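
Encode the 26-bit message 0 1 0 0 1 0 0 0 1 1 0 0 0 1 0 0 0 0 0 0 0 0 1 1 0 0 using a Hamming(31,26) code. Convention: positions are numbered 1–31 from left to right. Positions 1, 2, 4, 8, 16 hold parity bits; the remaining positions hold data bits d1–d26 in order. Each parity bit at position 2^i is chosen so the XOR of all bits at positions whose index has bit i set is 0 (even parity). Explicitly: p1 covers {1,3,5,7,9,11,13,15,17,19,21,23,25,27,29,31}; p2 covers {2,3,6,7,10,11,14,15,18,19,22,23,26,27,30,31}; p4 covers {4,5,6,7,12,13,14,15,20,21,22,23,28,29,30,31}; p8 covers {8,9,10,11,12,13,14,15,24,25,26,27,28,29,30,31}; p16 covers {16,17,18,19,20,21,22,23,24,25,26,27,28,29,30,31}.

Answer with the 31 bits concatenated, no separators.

1001100110001101001000000001100

Place data at non-parity positions: p1 p2 0 p4 1 0 0 p8 1 0 0 0 1 1 0 p16 0 0 1 0 0 0 0 0 0 0 0 1 1 0 0
p1 (pos 1,3,5,7,9,11,13,15,17,19,21,23,25,27,29,31): XOR of data positions = 0⊕1⊕0⊕1⊕0⊕1⊕0⊕0⊕1⊕0⊕0⊕0⊕0⊕1⊕0 = 1
p2 (pos 2,3,6,7,10,11,14,15,18,19,22,23,26,27,30,31): XOR of data positions = 0⊕0⊕0⊕0⊕0⊕1⊕0⊕0⊕1⊕0⊕0⊕0⊕0⊕0⊕0 = 0
p4 (pos 4,5,6,7,12,13,14,15,20,21,22,23,28,29,30,31): XOR of data positions = 1⊕0⊕0⊕0⊕1⊕1⊕0⊕0⊕0⊕0⊕0⊕1⊕1⊕0⊕0 = 1
p8 (pos 8,9,10,11,12,13,14,15,24,25,26,27,28,29,30,31): XOR of data positions = 1⊕0⊕0⊕0⊕1⊕1⊕0⊕0⊕0⊕0⊕0⊕1⊕1⊕0⊕0 = 1
p16 (pos 16,17,18,19,20,21,22,23,24,25,26,27,28,29,30,31): XOR of data positions = 0⊕0⊕1⊕0⊕0⊕0⊕0⊕0⊕0⊕0⊕0⊕1⊕1⊕0⊕0 = 1
Codeword: 1001100110001101001000000001100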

## About this task
Could you write out, exactly, each line of the data above from the one containing "Answer with the" through the last, including both?

## Written response
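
Answer with the 31 bits concatenated, no separators.

1001100110001101001000000001100

Place data at non-parity positions: p1 p2 0 p4 1 0 0 p8 1 0 0 0 1 1 0 p16 0 0 1 0 0 0 0 0 0 0 0 1 1 0 0
p1 (pos 1,3,5,7,9,11,13,15,17,19,21,23,25,27,29,31): XOR of data positions = 0⊕1⊕0⊕1⊕0⊕1⊕0⊕0⊕1⊕0⊕0⊕0⊕0⊕1⊕0 = 1
p2 (pos 2,3,6,7,10,11,14,15,18,19,22,23,26,27,30,31): XOR of data positions = 0⊕0⊕0⊕0⊕0⊕1⊕0⊕0⊕1⊕0⊕0⊕0⊕0⊕0⊕0 = 0
p4 (pos 4,5,6,7,12,13,14,15,20,21,22,23,28,29,30,31): XOR of data positions = 1⊕0⊕0⊕0⊕1⊕1⊕0⊕0⊕0⊕0⊕0⊕1⊕1⊕0⊕0 = 1
p8 (pos 8,9,10,11,12,13,14,15,24,25,26,27,28,29,30,31): XOR of data positions = 1⊕0⊕0⊕0⊕1⊕1⊕0⊕0⊕0⊕0⊕0⊕1⊕1⊕0⊕0 = 1
p16 (pos 16,17,18,19,20,21,22,23,24,25,26,27,28,29,30,31): XOR of data positions = 0⊕0⊕1⊕0⊕0⊕0⊕0⊕0⊕0⊕0⊕0⊕1⊕1⊕0⊕0 = 1
Codeword: 1001100110001101001000000001100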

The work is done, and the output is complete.